▸ What to produce
In the records below, the line containing "Design a grade" marks the start. Copy that line and everything after it exactly, through the last line.
***
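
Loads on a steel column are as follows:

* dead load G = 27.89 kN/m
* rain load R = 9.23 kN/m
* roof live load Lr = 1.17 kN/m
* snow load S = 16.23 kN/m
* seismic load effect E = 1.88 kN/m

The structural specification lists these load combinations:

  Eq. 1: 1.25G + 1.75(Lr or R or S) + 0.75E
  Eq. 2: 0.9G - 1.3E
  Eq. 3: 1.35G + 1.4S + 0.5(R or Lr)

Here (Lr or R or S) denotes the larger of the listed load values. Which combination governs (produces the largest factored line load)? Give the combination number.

Combination 3

(Lr or R or S) → S = 16.23 kN/m; (R or Lr) → R = 9.23 kN/m.
Eq. 1: 1.25(27.89) + 1.75(16.23) + 0.75(1.88) = 64.68
Eq. 2: 0.9(27.89) - 1.3(1.88) = 22.66
Eq. 3: 1.35(27.89) + 1.4(16.23) + 0.5(9.23) = 64.99
The largest value is 64.99 kN/m from combination 3.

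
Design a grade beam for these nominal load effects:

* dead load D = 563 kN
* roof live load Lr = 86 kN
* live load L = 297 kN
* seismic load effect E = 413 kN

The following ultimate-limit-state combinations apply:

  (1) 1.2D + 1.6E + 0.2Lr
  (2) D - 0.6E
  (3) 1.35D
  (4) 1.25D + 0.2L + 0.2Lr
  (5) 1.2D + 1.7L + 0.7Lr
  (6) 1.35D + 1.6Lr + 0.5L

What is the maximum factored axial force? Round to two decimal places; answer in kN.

1353.60 kN

(1) 1.2(563) + 1.6(413) + 0.2(86) = 675.60 + 660.80 + 17.20 = 1353.60
(2) 1.0(563) - 0.6(413) = 563.00 - 247.80 = 315.20
(3) 1.35(563) = 760.05
(4) 1.25(563) + 0.2(297) + 0.2(86) = 703.75 + 59.40 + 17.20 = 780.35
(5) 1.2(563) + 1.7(297) + 0.7(86) = 675.60 + 504.90 + 60.20 = 1240.70
(6) 1.35(563) + 1.6(86) + 0.5(297) = 760.05 + 137.60 + 148.50 = 1046.15
Maximum is from combination 1.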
***
▸ Exercise solution
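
Design a grade beam for these nominal load effects:

* dead load D = 563 kN
* roof live load Lr = 86 kN
* live load L = 297 kN
* seismic load effect E = 413 kN

The following ultimate-limit-state combinations apply:

  (1) 1.2D + 1.6E + 0.2Lr
  (2) D - 0.6E
  (3) 1.35D
  (4) 1.25D + 0.2L + 0.2Lr
  (5) 1.2D + 1.7L + 0.7Lr
  (6) 1.35D + 1.6Lr + 0.5L

What is the maximum factored axial force? Round to two decimal places; answer in kN.

1353.60 kN

(1) 1.2(563) + 1.6(413) + 0.2(86) = 675.60 + 660.80 + 17.20 = 1353.60
(2) 1.0(563) - 0.6(413) = 563.00 - 247.80 = 315.20
(3) 1.35(563) = 760.05
(4) 1.25(563) + 0.2(297) + 0.2(86) = 703.75 + 59.40 + 17.20 = 780.35
(5) 1.2(563) + 1.7(297) + 0.7(86) = 675.60 + 504.90 + 60.20 = 1240.70
(6) 1.35(563) + 1.6(86) + 0.5(297) = 760.05 + 137.60 + 148.50 = 1046.15
Maximum is from combination 1.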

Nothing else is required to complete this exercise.